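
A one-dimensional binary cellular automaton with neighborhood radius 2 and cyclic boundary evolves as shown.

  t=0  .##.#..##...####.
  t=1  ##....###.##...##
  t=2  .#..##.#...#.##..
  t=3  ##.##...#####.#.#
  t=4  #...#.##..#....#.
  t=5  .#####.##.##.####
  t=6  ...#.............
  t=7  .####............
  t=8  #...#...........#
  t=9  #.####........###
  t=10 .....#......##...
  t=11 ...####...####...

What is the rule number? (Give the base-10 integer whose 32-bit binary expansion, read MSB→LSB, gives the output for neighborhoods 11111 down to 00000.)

  ##### -> #   bit 31 = 1  t=3,i=10
  ####. -> .   bit 30 = 0  t=0,i=14
  ###.# -> .   bit 29 = 0  t=1,i=8
  ###.. -> #   bit 28 = 1  t=0,i=15
  ##.## -> .   bit 27 = 0  t=1,i=9
  ##.#. -> .   bit 26 = 0  t=0,i=3
  ##..# -> #   bit 25 = 1  t=0,i=16
  ##... -> .   bit 24 = 0  t=0,i=9
  #.### -> .   bit 23 = 0  t=3,i=16
  #.##. -> .   bit 22 = 0  t=1,i=10
  #.#.# -> .   bit 21 = 0  t=3,i=14
  #.#.. -> .   bit 20 = 0  t=0,i=4
  #..## -> #   bit 19 = 1  t=0,i=0
  #..#. -> .   bit 18 = 0  t=4,i=9
  #...# -> #   bit 17 = 1  t=0,i=10
  #.... -> .   bit 16 = 0  t=1,i=3
  .#### -> .   bit 15 = 0  t=0,i=13
  .###. -> #   bit 14 = 1  t=1,i=7
  .##.# -> .   bit 13 = 0  t=0,i=2
  .##.. -> #   bit 12 = 1  t=0,i=8
  .#.## -> #   bit 11 = 1  t=2,i=12
  .#.#. -> #   bit 10 = 1  t=4,i=16
  .#..# -> .   bit 9 = 0  t=0,i=5
  .#... -> #   bit 8 = 1  t=2,i=8
  ..### -> .   bit 7 = 0  t=0,i=12
  ..##. -> #   bit 6 = 1  t=0,i=1
  ..#.# -> #   bit 5 = 1  t=2,i=11
  ..#.. -> #   bit 4 = 1  t=2,i=1
  ...## -> #   bit 3 = 1  t=0,i=11
  ...#. -> #   bit 2 = 1  t=2,i=0
  ....# -> #   bit 1 = 1  t=1,i=4
  ..... -> .   bit 0 = 0  t=6,i=0
  bits 10010010000010100101110101111110 = 2450152830

2450152830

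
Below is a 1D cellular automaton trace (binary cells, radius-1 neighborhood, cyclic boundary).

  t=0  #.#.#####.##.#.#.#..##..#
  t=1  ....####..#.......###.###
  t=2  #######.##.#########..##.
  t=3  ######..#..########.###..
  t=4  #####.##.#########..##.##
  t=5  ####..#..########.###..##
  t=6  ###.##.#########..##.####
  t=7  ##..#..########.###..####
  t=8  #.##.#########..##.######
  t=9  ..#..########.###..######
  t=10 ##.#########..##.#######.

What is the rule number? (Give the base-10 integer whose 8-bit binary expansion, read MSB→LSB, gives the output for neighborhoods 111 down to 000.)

  ###|#  b7=1 t=0,i=5
  ##.|.  b6=0 t=0,i=0
  #.#|.  b5=0 t=0,i=1
  #..|#  b4=1 t=0,i=18
  .##|#  b3=1 t=0,i=4
  .#.|.  b2=0 t=0,i=2
  ..#|#  b1=1 t=0,i=19
  ...|#  b0=1 t=1,i=1
  bits 10011011 = 155

155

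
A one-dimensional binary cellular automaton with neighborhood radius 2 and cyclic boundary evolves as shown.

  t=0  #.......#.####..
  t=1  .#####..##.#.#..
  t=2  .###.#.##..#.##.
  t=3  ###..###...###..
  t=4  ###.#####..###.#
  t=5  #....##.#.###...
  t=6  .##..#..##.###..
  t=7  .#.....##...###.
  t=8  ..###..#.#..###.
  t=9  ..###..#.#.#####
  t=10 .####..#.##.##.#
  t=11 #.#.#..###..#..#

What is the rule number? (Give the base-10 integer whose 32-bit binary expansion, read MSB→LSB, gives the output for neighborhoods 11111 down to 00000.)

2440677857

  ##### -> #   bit 31 = 1  t=1,i=3
  ####. -> .   bit 30 = 0  t=0,i=12
  ###.# -> .   bit 29 = 0  t=2,i=3
  ###.. -> #   bit 28 = 1  t=0,i=13
  ##.## -> .   bit 27 = 0  t=4,i=3
  ##.#. -> .   bit 26 = 0  t=1,i=10
  ##..# -> .   bit 25 = 0  t=0,i=14
  ##... -> #   bit 24 = 1  t=3,i=8
  #.### -> .   bit 23 = 0  t=0,i=10
  #.##. -> #   bit 22 = 1  t=2,i=7
  #.#.# -> #   bit 21 = 1  t=1,i=11
  #.#.. -> #   bit 20 = 1  t=1,i=13
  #..## -> #   bit 19 = 1  t=1,i=7
  #..#. -> .   bit 18 = 0  t=0,i=15
  #...# -> .   bit 17 = 0  t=1,i=15
  #.... -> #   bit 16 = 1  t=0,i=2
  .#### -> #   bit 15 = 1  t=0,i=11
  .###. -> #   bit 14 = 1  t=2,i=2
  .##.# -> .   bit 13 = 0  t=1,i=9
  .##.. -> .   bit 12 = 0  t=2,i=8
  .#.## -> #   bit 11 = 1  t=0,i=9
  .#.#. -> .   bit 10 = 0  t=1,i=12
  .#..# -> .   bit 9 = 0  t=6,i=6
  .#... -> #   bit 8 = 1  t=0,i=1
  ..### -> #   bit 7 = 1  t=1,i=1
  ..##. -> #   bit 6 = 1  t=1,i=8
  ..#.# -> #   bit 5 = 1  t=0,i=8
  ..#.. -> .   bit 4 = 0  t=0,i=0
  ...## -> .   bit 3 = 0  t=1,i=0
  ...#. -> .   bit 2 = 0  t=0,i=7
  ....# -> .   bit 1 = 0  t=0,i=6
  ..... -> #   bit 0 = 1  t=0,i=3
  bits 10010001011110011100100111100001 = 2440677857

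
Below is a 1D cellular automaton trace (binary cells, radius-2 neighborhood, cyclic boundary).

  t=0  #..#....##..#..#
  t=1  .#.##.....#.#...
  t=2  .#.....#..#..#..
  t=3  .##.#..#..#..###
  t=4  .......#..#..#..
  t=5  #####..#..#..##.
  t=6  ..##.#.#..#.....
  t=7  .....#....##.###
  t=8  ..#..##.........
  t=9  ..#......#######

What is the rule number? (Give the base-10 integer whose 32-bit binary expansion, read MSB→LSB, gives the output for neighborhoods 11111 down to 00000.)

3257008561

  nb #####: next=#  (t=5,i=2, bit31=1)
  nb ####.: next=#  (t=5,i=3, bit30=1)
  nb ###.#: next=.  (t=3,i=15, bit29=0)
  nb ###..: next=.  (t=5,i=4, bit28=0)
  nb ##.##: next=.  (t=3,i=0, bit27=0)
  nb ##.#.: next=.  (t=3,i=3, bit26=0)
  nb ##..#: next=#  (t=0,i=1, bit25=1)
  nb ##...: next=.  (t=1,i=5, bit24=0)
  nb #.###: next=.  (t=5,i=0, bit23=0)
  nb #.##.: next=.  (t=1,i=3, bit22=0)
  nb #.#.#: next=#  (t=6,i=5, bit21=1)
  nb #.#..: next=.  (t=1,i=12, bit20=0)
  nb #..##: next=.  (t=0,i=14, bit19=0)
  nb #..#.: next=.  (t=0,i=2, bit18=0)
  nb #...#: next=#  (t=2,i=15, bit17=1)
  nb #....: next=.  (t=0,i=5, bit16=0)
  nb .####: next=.  (t=5,i=1, bit15=0)
  nb .###.: next=.  (t=3,i=14, bit14=0)
  nb .##.#: next=.  (t=3,i=2, bit13=0)
  nb .##..: next=.  (t=0,i=0, bit12=0)
  nb .#.##: next=.  (t=1,i=2, bit11=0)
  nb .#.#.: next=.  (t=1,i=11, bit10=0)
  nb .#..#: next=.  (t=0,i=13, bit9=0)
  nb .#...: next=#  (t=0,i=4, bit8=1)
  nb ..###: next=#  (t=3,i=13, bit7=1)
  nb ..##.: next=.  (t=0,i=8, bit6=0)
  nb ..#.#: next=#  (t=1,i=1, bit5=1)
  nb ..#..: next=#  (t=0,i=3, bit4=1)
  nb ...##: next=.  (t=0,i=7, bit3=0)
  nb ...#.: next=.  (t=1,i=0, bit2=0)
  nb ....#: next=.  (t=0,i=6, bit1=0)
  nb .....: next=#  (t=1,i=7, bit0=1)
  bits 11000010001000100000000110110001 = 3257008561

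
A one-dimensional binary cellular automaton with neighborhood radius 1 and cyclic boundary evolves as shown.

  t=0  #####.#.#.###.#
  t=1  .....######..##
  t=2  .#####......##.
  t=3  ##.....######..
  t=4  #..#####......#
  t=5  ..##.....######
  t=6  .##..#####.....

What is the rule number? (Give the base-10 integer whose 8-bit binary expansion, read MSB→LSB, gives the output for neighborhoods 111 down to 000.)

  nb ###: next=.  (t=0,i=0, bit7=0)
  nb ##.: next=.  (t=0,i=4, bit6=0)
  nb #.#: next=#  (t=0,i=5, bit5=1)
  nb #..: next=.  (t=1,i=0, bit4=0)
  nb .##: next=#  (t=0,i=10, bit3=1)
  nb .#.: next=#  (t=0,i=6, bit2=1)
  nb ..#: next=#  (t=1,i=4, bit1=1)
  nb ...: next=#  (t=1,i=1, bit0=1)
  bits 00101111 = 47

47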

» **Exercise description**
Each line above that contains the string "trace" should be copied.

» **Output below**
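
Below is a 1D cellular automaton trace (binary cells, radius-1 neighborhood, cyclic boundary).
Below is a 1D cellular automaton trace (binary cells, radius-2 neighborhood, cyclic boundary).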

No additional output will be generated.